[Stored items]
*** Block opens ***

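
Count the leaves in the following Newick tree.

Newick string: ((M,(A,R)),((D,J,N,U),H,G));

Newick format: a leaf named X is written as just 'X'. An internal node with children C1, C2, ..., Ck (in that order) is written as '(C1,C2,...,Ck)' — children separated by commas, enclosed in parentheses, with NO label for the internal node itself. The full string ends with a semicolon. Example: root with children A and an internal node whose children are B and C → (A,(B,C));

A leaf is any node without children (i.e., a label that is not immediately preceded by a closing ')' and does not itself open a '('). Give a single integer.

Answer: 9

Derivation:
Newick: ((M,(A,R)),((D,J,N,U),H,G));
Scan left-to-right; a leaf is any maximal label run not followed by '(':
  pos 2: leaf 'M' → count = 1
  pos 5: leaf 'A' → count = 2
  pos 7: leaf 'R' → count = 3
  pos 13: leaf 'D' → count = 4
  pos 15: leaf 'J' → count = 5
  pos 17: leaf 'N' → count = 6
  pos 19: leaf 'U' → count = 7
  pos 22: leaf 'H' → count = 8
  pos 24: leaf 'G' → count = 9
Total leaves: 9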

*** Block closes ***
*** Block opens ***

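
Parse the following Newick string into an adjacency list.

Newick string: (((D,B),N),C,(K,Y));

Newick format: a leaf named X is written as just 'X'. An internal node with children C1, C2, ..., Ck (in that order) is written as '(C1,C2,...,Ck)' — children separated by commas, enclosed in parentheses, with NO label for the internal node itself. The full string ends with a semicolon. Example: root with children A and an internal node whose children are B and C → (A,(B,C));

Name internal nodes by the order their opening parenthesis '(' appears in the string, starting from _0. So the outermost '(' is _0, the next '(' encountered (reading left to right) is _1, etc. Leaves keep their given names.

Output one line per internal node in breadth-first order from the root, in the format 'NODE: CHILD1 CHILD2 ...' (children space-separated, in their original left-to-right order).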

*** Block closes ***
*** Block opens ***

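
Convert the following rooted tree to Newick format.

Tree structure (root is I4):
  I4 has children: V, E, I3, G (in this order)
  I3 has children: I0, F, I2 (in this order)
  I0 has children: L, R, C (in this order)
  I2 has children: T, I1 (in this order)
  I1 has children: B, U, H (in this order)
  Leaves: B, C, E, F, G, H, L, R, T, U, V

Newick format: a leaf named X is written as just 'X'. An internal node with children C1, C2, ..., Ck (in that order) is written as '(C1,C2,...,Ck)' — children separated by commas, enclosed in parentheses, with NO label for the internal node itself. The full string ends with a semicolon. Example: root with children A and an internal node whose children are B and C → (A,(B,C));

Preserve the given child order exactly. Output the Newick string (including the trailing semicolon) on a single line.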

*** Block closes ***

__EXERCISE DIRECTIONS__
Find every line above that includes the word "this" and report only how many there are.

__OUTPUT OF THE EXERCISE__
5